INSTRUCTIONS TO FOLLOW: Only one stretch of the data below is wanted: the lines from the one with "[107][ 67][ 52][162][122]" through the one with "Here is a partial", repeated exactly.
DATA section start
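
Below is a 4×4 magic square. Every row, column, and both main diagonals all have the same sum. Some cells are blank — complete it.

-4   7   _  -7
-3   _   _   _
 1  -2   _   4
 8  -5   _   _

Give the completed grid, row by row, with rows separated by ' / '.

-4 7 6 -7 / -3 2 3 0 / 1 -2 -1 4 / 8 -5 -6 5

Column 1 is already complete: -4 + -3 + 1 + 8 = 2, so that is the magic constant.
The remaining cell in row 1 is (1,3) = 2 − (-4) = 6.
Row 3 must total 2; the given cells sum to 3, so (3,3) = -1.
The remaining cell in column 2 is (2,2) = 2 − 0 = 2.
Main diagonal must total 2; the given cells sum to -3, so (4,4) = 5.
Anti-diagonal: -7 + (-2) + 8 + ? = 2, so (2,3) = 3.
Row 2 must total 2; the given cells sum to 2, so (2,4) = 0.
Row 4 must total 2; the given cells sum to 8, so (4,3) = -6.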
DATA section end
DATA section start
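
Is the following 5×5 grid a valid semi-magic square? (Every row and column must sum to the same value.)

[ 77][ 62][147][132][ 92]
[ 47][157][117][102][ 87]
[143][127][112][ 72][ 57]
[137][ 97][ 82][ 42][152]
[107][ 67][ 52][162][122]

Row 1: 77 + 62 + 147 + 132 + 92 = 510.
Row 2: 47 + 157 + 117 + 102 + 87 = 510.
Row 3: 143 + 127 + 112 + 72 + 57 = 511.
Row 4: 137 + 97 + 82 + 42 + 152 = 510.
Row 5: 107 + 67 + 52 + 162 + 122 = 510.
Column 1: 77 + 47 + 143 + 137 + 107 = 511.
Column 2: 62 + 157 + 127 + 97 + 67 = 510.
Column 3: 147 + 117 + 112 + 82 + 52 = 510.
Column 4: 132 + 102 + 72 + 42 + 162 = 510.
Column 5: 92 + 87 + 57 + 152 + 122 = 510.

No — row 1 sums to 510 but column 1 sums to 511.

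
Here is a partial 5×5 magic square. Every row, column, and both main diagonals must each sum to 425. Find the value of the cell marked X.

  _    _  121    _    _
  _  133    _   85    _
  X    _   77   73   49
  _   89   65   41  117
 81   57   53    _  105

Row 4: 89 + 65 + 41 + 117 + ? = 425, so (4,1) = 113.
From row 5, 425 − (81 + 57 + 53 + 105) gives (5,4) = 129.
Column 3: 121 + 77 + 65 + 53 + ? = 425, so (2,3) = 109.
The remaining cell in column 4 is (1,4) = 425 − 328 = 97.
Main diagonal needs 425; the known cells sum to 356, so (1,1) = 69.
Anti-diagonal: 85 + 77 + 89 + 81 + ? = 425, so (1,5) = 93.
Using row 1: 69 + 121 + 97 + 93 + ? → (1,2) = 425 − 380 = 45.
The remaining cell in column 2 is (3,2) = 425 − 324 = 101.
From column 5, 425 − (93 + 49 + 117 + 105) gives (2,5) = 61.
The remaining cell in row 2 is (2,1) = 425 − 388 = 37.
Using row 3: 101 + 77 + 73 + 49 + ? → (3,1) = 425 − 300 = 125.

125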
DATA section end
OUTPUT:
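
[107][ 67][ 52][162][122]

Row 1: 77 + 62 + 147 + 132 + 92 = 510.
Row 2: 47 + 157 + 117 + 102 + 87 = 510.
Row 3: 143 + 127 + 112 + 72 + 57 = 511.
Row 4: 137 + 97 + 82 + 42 + 152 = 510.
Row 5: 107 + 67 + 52 + 162 + 122 = 510.
Column 1: 77 + 47 + 143 + 137 + 107 = 511.
Column 2: 62 + 157 + 127 + 97 + 67 = 510.
Column 3: 147 + 117 + 112 + 82 + 52 = 510.
Column 4: 132 + 102 + 72 + 42 + 162 = 510.
Column 5: 92 + 87 + 57 + 152 + 122 = 510.

No — row 1 sums to 510 but column 1 sums to 511.

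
Here is a partial 5×5 magic square. Every row, column, and both main diagonals must each sum to 425. Find the value of the cell marked X.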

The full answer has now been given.